----- DATA -----

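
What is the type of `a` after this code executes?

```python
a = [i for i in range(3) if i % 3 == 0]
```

A list comprehension [...] produces a list

list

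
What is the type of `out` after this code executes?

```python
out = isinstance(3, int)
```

isinstance() returns bool

bool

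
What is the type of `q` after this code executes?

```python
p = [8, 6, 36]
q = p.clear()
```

list.clear() returns None

NoneType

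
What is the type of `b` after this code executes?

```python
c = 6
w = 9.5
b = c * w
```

int * float returns float (6 * 9.5 = 57.0)

float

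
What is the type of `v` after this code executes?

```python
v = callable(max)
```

callable() returns bool

bool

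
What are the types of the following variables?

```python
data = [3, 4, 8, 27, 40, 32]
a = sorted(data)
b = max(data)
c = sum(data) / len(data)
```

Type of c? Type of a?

int / int returns float; sorted() returns list

float, list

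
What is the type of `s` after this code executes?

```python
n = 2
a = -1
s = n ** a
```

int ** negative int returns float

float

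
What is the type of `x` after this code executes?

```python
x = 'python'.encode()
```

str.encode() returns bytes

bytes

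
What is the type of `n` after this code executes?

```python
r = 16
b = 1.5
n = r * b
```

int * float returns float (16 * 1.5 = 24.0)

float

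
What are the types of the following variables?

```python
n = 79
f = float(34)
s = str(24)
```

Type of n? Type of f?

n is int; f is float

int, float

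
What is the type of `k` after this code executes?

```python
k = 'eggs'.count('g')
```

str.count() returns int

int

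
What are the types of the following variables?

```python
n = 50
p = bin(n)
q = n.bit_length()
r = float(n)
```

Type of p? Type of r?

bin() returns str; float() returns float

str, float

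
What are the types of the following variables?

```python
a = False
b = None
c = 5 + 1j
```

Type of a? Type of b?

a is bool; b is NoneType

bool, NoneType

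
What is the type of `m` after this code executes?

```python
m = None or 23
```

'or' with None returns the other value (23, int)

int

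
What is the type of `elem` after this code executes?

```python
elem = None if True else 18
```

Ternary: condition is True, if branch (None) taken → NoneType

NoneType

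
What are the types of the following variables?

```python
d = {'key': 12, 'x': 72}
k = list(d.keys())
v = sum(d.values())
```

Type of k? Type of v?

list(...) returns list; sum of int values returns int

list, int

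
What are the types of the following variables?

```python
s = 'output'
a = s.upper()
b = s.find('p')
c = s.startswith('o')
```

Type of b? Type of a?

str.find() returns int; str.upper() returns str

int, str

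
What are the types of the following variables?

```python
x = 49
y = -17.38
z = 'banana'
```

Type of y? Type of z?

y is float; z is str

float, str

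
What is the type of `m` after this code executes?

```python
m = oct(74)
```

oct() returns str representation

str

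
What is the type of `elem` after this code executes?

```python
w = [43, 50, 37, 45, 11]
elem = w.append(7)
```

list.append() returns None (mutates in place)

NoneType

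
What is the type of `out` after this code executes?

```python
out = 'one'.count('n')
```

str.count() returns int

int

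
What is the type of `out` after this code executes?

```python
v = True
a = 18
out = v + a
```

bool + int returns int (True is 1, so 1 + 18 = 19)

int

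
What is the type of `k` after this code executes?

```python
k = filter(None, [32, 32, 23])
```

filter() returns a filter iterator object

filter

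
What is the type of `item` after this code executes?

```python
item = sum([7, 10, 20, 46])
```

sum() of ints returns int

int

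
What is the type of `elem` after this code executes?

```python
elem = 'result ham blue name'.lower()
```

str.lower() returns str

str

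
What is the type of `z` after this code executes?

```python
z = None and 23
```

'and' returns first falsy value (None)

NoneType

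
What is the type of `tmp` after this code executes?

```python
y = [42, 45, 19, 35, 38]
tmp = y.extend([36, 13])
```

list.extend() returns None

NoneType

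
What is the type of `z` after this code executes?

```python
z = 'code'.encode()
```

str.encode() returns bytes

bytes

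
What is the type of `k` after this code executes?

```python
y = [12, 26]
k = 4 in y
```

'in' operator returns bool

bool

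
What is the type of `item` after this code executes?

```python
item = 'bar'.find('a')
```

str.find() returns int (index, or -1)

int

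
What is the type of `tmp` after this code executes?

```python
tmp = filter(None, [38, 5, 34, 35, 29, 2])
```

filter() returns a filter iterator object

filter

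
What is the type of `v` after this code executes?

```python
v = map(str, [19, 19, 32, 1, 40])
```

map() returns a map iterator object

map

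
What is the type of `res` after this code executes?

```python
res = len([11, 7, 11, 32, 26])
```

len() always returns int

int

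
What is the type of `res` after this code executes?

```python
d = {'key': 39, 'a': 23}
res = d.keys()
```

.keys() returns a dict_keys view object

dict_keys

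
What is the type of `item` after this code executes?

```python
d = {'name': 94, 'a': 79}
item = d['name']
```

Accessing dict[str, int] with key 'name' returns int value 94

int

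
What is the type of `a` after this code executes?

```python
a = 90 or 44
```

'or' returns the first truthy value (90, which is int)

int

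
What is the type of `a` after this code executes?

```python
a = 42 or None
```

'or' returns first truthy value (42, int)

int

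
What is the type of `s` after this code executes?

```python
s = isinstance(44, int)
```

isinstance() returns bool

bool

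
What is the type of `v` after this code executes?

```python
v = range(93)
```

range() returns a range object

range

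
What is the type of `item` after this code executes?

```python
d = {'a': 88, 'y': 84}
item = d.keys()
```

.keys() returns a dict_keys view object

dict_keys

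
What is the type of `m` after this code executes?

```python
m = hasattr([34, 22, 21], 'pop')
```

hasattr() returns bool

bool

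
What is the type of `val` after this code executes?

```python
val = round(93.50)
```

round() with no ndigits arg returns int

int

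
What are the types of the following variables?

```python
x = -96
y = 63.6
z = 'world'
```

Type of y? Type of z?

y is float; z is str

float, str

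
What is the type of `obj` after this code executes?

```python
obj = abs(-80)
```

abs() of int returns int

int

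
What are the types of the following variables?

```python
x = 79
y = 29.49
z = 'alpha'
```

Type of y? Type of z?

y is float; z is str

float, str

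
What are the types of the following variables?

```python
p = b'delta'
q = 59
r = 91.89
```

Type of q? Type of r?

q is int; r is float

int, float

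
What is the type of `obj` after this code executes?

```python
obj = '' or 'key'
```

'or' returns first truthy value ('key', which is str)

str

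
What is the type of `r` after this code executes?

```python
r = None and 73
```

'and' returns first falsy value (None)

NoneType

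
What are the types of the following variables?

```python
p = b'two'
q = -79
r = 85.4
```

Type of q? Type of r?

q is int; r is float

int, float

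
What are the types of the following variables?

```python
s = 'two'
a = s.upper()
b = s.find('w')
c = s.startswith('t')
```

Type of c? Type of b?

str.startswith() returns bool; str.find() returns int

bool, int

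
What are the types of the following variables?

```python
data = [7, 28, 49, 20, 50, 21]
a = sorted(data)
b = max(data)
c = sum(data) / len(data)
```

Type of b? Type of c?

max of ints returns int; int / int returns float

int, float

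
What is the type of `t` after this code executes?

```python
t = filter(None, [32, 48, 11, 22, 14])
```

filter() returns a filter iterator object

filter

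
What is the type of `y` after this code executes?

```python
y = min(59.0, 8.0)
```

min() of floats returns float

float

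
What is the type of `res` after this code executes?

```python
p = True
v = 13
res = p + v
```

bool + int returns int (True is 1, so 1 + 13 = 14)

int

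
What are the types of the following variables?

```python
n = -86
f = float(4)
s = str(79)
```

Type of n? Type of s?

n is int; s is str

int, str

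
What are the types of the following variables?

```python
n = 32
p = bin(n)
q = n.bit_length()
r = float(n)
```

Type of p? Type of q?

bin() returns str; int.bit_length() returns int

str, int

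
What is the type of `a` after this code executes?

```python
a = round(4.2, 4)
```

round() with ndigits arg returns float

float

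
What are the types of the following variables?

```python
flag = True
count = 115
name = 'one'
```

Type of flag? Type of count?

flag is bool; count is int

bool, int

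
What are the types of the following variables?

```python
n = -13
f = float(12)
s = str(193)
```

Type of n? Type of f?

n is int; f is float

int, float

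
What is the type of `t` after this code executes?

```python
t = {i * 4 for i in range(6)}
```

A set comprehension {expr for x in iterable} produces a set

set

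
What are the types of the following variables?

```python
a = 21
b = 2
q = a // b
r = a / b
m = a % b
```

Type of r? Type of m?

int / int returns float; int % int returns int

float, int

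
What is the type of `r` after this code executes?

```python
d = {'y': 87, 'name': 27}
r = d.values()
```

.values() returns a dict_values view object

dict_values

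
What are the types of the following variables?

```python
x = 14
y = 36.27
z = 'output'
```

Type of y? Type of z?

y is float; z is str

float, str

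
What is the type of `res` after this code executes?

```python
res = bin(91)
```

bin() returns str representation

str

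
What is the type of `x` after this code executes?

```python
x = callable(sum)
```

callable() returns bool

bool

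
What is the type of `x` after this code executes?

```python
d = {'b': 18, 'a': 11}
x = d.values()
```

.values() returns a dict_values view object

dict_values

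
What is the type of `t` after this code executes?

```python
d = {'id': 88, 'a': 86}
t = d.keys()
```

.keys() returns a dict_keys view object

dict_keys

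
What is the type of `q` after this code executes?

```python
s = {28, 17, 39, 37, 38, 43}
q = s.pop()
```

Popping from a set of ints returns int

int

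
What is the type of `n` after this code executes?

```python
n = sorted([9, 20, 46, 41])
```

sorted() always returns list

list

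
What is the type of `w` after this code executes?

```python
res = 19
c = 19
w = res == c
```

Equality comparison returns bool

bool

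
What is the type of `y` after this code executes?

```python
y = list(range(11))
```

list(range(...)) returns list

list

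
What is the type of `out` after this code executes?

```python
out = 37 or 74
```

'or' returns the first truthy value (37, which is int)

int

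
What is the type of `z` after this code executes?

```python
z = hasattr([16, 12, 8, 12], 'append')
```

hasattr() returns bool

bool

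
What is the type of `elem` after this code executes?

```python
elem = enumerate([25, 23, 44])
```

enumerate() returns an enumerate iterator object

enumerate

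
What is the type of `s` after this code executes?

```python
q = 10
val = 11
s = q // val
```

int // int returns int (10 // 11 = 0)

int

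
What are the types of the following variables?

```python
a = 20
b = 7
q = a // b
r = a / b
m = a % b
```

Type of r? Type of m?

int / int returns float; int % int returns int

float, int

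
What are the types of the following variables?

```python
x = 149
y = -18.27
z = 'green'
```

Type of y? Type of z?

y is float; z is str

float, str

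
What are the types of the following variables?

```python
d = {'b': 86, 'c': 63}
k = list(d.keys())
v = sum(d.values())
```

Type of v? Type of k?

sum of int values returns int; list(...) returns list

int, list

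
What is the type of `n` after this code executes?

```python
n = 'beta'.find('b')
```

str.find() returns int (index, or -1)

int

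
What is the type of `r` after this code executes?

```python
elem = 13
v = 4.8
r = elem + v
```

int + float returns float (13 + 4.8 = 17.8)

float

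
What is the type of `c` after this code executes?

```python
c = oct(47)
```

oct() returns str representation

str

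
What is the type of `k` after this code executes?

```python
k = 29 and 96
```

'and' returns the last value when all truthy (96, which is int)

int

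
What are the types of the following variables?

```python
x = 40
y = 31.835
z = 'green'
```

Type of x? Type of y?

x is int; y is float

int, float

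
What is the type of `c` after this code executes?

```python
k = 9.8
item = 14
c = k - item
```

float - int returns float (9.8 - 14 = -4.2)

float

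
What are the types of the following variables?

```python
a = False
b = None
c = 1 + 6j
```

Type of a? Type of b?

a is bool; b is NoneType

bool, NoneType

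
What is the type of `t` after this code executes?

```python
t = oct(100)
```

oct() returns str representation

str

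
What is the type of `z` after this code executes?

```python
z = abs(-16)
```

abs() of int returns int

int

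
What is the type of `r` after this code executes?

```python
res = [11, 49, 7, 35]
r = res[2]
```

Indexing a list of ints returns int (res[2] = 7)

int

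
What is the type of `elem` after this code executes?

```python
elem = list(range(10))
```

list(range(...)) returns list

list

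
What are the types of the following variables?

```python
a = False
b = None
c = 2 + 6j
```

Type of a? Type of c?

a is bool; c is complex

bool, complex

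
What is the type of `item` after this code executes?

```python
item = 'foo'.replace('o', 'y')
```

str.replace() returns str

str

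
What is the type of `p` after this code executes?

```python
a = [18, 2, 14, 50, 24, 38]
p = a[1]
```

Indexing a list of ints returns int (a[1] = 2)

int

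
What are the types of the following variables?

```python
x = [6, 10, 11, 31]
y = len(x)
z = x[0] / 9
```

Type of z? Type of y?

int / int returns float; len() returns int

float, int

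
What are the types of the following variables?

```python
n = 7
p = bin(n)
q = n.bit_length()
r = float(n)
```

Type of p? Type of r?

bin() returns str; float() returns float

str, float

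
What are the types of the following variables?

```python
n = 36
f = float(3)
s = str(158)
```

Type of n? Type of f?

n is int; f is float

int, float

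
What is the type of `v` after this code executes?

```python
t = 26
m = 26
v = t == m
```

Equality comparison returns bool

bool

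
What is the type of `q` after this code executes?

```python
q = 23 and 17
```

'and' returns the last value when all truthy (17, which is int)

int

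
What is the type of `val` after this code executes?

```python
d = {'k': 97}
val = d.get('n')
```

dict.get() returns None when key 'n' is not found and no default given

NoneType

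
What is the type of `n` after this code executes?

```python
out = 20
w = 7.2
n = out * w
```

int * float returns float (20 * 7.2 = 144.0)

float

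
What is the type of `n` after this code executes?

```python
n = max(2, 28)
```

max() of ints returns int

int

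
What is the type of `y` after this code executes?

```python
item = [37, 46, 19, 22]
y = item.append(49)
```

list.append() returns None (mutates in place)

NoneType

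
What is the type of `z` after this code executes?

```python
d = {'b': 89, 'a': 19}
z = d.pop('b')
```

dict.pop() returns the value (int)

int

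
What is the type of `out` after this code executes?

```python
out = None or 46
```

'or' with None returns the other value (46, int)

int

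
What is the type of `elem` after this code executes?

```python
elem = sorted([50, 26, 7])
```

sorted() always returns list

list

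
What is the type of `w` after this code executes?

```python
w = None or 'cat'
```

'or' with None returns the other value ('cat', str)

str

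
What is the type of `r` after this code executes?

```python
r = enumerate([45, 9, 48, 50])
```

enumerate() returns an enumerate iterator object

enumerate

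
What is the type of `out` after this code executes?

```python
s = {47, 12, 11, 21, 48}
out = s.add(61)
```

set.add() returns None (mutates in place)

NoneType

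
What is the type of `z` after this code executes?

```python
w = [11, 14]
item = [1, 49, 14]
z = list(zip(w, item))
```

list(zip(...)) returns a list of tuples

list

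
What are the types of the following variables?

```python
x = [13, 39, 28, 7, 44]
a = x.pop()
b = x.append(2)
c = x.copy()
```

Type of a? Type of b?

list.pop() returns the element (int); list.append() returns None

int, NoneType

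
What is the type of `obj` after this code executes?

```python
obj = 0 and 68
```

'and' returns the first falsy value (0, which is int)

int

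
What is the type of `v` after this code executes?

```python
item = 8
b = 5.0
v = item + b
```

int + float returns float (8 + 5.0 = 13.0)

float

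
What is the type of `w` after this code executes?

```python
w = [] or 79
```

'or' returns first truthy value (79, which is int)

int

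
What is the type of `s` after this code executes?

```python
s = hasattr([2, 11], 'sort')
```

hasattr() returns bool

bool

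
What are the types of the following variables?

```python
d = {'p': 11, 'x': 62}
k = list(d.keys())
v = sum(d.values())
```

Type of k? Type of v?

list(...) returns list; sum of int values returns int

list, int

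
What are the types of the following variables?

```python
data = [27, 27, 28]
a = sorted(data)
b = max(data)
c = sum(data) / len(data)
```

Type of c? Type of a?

int / int returns float; sorted() returns list

float, list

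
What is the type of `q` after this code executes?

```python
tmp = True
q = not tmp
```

'not' always returns bool

bool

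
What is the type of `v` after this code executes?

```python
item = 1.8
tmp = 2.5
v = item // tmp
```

float // float returns float (floor division preserves float type)

float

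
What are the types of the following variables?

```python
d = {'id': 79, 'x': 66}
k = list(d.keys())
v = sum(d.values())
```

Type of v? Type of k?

sum of int values returns int; list(...) returns list

int, list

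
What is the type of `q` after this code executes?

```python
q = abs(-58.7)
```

abs() of float returns float

float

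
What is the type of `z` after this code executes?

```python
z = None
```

None has type NoneType

NoneType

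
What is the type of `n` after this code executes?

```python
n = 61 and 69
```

'and' returns the last value when all truthy (69, which is int)

int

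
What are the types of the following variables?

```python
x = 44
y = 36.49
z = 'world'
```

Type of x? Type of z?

x is int; z is str

int, str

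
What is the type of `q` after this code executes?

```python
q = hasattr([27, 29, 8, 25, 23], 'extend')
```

hasattr() returns bool

bool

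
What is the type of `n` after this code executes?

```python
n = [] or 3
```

'or' returns first truthy value (3, which is int)

int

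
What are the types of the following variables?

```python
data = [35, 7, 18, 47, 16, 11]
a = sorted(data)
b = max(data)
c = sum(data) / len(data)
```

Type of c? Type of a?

int / int returns float; sorted() returns list

float, list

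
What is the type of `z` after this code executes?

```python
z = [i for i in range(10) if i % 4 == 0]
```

A list comprehension [...] produces a list

list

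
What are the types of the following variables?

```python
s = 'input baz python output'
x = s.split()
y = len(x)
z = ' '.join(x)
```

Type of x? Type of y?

str.split() returns list; len() returns int

list, int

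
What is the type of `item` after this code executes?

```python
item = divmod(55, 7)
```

divmod() returns a tuple (quotient, remainder)

tuple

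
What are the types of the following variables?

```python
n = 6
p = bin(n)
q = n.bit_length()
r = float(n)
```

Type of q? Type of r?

int.bit_length() returns int; float() returns float

int, float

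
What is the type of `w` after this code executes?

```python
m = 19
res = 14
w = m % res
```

int % int returns int (19 % 14 = 5)

int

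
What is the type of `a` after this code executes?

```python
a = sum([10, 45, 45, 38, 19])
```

sum() of ints returns int

int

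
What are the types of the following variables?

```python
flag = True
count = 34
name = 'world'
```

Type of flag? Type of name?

flag is bool; name is str

bool, str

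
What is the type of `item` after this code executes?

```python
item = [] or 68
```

'or' returns first truthy value (68, which is int)

int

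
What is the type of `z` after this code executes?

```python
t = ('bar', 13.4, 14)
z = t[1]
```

Index 1 of tuple is 13.4 which is float

float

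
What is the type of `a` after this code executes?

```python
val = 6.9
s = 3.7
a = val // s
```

float // float returns float (floor division preserves float type)

float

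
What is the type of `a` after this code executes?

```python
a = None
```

None has type NoneType

NoneType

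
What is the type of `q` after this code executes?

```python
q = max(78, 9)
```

max() of ints returns int

int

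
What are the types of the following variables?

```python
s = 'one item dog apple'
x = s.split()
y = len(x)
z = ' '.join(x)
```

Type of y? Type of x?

len() returns int; str.split() returns list

int, list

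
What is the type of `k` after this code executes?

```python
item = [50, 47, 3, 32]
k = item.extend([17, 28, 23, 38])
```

list.extend() returns None

NoneType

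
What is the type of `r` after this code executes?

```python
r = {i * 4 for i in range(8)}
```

A set comprehension {expr for x in iterable} produces a set

set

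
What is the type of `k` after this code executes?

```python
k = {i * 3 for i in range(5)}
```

A set comprehension {expr for x in iterable} produces a set

set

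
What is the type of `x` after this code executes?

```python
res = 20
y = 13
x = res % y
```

int % int returns int (20 % 13 = 7)

int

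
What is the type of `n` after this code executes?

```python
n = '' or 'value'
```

'or' returns first truthy value ('value', which is str)

str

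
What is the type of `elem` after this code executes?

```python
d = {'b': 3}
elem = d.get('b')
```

dict.get() returns the value (int) when key is found

int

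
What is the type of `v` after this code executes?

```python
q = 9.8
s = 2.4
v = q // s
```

float // float returns float (floor division preserves float type)

float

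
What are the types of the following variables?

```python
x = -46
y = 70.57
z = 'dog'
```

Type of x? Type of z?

x is int; z is str

int, str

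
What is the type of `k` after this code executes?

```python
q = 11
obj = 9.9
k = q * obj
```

int * float returns float (11 * 9.9 = 108.9)

float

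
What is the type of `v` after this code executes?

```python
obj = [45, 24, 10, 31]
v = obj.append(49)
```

list.append() returns None (mutates in place)

NoneType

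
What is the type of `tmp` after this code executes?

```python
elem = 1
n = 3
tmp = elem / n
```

int / int always returns float in Python 3 (1 / 3 = 0.333333)

float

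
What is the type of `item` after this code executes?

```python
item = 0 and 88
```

'and' returns the first falsy value (0, which is int)

int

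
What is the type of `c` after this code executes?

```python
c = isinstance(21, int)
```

isinstance() returns bool

bool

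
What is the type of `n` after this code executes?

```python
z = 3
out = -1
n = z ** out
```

int ** negative int returns float

float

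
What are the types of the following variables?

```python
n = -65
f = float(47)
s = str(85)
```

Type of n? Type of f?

n is int; f is float

int, float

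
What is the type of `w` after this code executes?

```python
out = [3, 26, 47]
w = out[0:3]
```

Slicing a list always returns a list

list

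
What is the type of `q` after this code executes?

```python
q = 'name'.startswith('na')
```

str.startswith() returns bool

bool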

-----

- _HOW TO COMPLETE THIS TASK_:
If a line in the entries above contains "output", it counts toward the total; give only that total.

- _EXERCISE RESULT_:
3